Data provided>
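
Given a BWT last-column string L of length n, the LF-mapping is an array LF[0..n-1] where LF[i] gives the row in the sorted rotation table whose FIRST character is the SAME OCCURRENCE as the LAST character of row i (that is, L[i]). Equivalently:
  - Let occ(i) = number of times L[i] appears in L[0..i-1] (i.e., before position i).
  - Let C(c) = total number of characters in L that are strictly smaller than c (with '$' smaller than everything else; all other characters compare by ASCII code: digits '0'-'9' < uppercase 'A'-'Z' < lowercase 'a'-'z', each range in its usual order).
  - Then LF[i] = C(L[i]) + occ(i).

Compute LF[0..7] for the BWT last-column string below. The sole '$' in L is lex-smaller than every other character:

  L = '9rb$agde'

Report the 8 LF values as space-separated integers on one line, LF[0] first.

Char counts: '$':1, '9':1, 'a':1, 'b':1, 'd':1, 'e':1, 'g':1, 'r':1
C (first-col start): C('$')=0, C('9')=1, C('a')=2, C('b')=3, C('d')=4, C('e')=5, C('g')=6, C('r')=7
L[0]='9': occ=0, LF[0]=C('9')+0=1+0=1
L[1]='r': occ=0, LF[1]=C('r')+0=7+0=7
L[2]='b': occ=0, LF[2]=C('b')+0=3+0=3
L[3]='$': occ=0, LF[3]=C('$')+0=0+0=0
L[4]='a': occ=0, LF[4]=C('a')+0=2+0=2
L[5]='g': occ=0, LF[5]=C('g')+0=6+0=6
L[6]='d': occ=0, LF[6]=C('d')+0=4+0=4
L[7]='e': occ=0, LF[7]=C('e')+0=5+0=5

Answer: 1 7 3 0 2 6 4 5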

What is expected>
Write out once more the lines above beginning at the line with "Report the 8"; continue through the final line and stop there.

Response>
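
Report the 8 LF values as space-separated integers on one line, LF[0] first.

Char counts: '$':1, '9':1, 'a':1, 'b':1, 'd':1, 'e':1, 'g':1, 'r':1
C (first-col start): C('$')=0, C('9')=1, C('a')=2, C('b')=3, C('d')=4, C('e')=5, C('g')=6, C('r')=7
L[0]='9': occ=0, LF[0]=C('9')+0=1+0=1
L[1]='r': occ=0, LF[1]=C('r')+0=7+0=7
L[2]='b': occ=0, LF[2]=C('b')+0=3+0=3
L[3]='$': occ=0, LF[3]=C('$')+0=0+0=0
L[4]='a': occ=0, LF[4]=C('a')+0=2+0=2
L[5]='g': occ=0, LF[5]=C('g')+0=6+0=6
L[6]='d': occ=0, LF[6]=C('d')+0=4+0=4
L[7]='e': occ=0, LF[7]=C('e')+0=5+0=5

Answer: 1 7 3 0 2 6 4 5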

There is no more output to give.